*EXERCISE PROMPT*
What is the number of lines in the entries that include the word "initialized"? Respond with the number only.

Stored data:
=== Section Start ===

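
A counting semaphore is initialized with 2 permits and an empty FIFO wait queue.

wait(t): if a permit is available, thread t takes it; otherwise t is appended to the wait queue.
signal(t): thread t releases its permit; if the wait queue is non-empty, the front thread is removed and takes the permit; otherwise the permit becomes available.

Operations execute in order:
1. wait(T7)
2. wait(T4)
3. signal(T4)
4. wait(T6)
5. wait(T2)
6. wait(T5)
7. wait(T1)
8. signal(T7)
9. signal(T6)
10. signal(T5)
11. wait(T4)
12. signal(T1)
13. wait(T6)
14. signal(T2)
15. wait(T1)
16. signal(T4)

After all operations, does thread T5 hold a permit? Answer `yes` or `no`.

Answer: no

Derivation:
Step 1: wait(T7) -> count=1 queue=[] holders={T7}
Step 2: wait(T4) -> count=0 queue=[] holders={T4,T7}
Step 3: signal(T4) -> count=1 queue=[] holders={T7}
Step 4: wait(T6) -> count=0 queue=[] holders={T6,T7}
Step 5: wait(T2) -> count=0 queue=[T2] holders={T6,T7}
Step 6: wait(T5) -> count=0 queue=[T2,T5] holders={T6,T7}
Step 7: wait(T1) -> count=0 queue=[T2,T5,T1] holders={T6,T7}
Step 8: signal(T7) -> count=0 queue=[T5,T1] holders={T2,T6}
Step 9: signal(T6) -> count=0 queue=[T1] holders={T2,T5}
Step 10: signal(T5) -> count=0 queue=[] holders={T1,T2}
Step 11: wait(T4) -> count=0 queue=[T4] holders={T1,T2}
Step 12: signal(T1) -> count=0 queue=[] holders={T2,T4}
Step 13: wait(T6) -> count=0 queue=[T6] holders={T2,T4}
Step 14: signal(T2) -> count=0 queue=[] holders={T4,T6}
Step 15: wait(T1) -> count=0 queue=[T1] holders={T4,T6}
Step 16: signal(T4) -> count=0 queue=[] holders={T1,T6}
Final holders: {T1,T6} -> T5 not in holders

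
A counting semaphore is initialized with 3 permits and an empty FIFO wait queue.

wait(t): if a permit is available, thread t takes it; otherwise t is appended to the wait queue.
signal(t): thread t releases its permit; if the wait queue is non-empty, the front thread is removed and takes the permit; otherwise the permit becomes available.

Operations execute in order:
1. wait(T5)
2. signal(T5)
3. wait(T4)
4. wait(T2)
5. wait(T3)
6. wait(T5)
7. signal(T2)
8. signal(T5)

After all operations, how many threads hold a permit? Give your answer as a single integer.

Step 1: wait(T5) -> count=2 queue=[] holders={T5}
Step 2: signal(T5) -> count=3 queue=[] holders={none}
Step 3: wait(T4) -> count=2 queue=[] holders={T4}
Step 4: wait(T2) -> count=1 queue=[] holders={T2,T4}
Step 5: wait(T3) -> count=0 queue=[] holders={T2,T3,T4}
Step 6: wait(T5) -> count=0 queue=[T5] holders={T2,T3,T4}
Step 7: signal(T2) -> count=0 queue=[] holders={T3,T4,T5}
Step 8: signal(T5) -> count=1 queue=[] holders={T3,T4}
Final holders: {T3,T4} -> 2 thread(s)

Answer: 2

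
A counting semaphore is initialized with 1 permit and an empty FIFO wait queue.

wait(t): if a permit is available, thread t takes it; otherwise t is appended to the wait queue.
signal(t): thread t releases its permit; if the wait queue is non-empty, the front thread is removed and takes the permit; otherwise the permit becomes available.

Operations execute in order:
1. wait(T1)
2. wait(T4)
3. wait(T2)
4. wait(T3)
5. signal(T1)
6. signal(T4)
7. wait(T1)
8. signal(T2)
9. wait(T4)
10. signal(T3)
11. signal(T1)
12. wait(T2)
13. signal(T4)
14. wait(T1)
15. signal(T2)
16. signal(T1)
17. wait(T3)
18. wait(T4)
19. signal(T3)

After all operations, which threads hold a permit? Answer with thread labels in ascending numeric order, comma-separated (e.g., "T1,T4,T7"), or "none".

Step 1: wait(T1) -> count=0 queue=[] holders={T1}
Step 2: wait(T4) -> count=0 queue=[T4] holders={T1}
Step 3: wait(T2) -> count=0 queue=[T4,T2] holders={T1}
Step 4: wait(T3) -> count=0 queue=[T4,T2,T3] holders={T1}
Step 5: signal(T1) -> count=0 queue=[T2,T3] holders={T4}
Step 6: signal(T4) -> count=0 queue=[T3] holders={T2}
Step 7: wait(T1) -> count=0 queue=[T3,T1] holders={T2}
Step 8: signal(T2) -> count=0 queue=[T1] holders={T3}
Step 9: wait(T4) -> count=0 queue=[T1,T4] holders={T3}
Step 10: signal(T3) -> count=0 queue=[T4] holders={T1}
Step 11: signal(T1) -> count=0 queue=[] holders={T4}
Step 12: wait(T2) -> count=0 queue=[T2] holders={T4}
Step 13: signal(T4) -> count=0 queue=[] holders={T2}
Step 14: wait(T1) -> count=0 queue=[T1] holders={T2}
Step 15: signal(T2) -> count=0 queue=[] holders={T1}
Step 16: signal(T1) -> count=1 queue=[] holders={none}
Step 17: wait(T3) -> count=0 queue=[] holders={T3}
Step 18: wait(T4) -> count=0 queue=[T4] holders={T3}
Step 19: signal(T3) -> count=0 queue=[] holders={T4}
Final holders: T4

Answer: T4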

=== Section End ===

*OUTPUT FOR THIS TASK*
3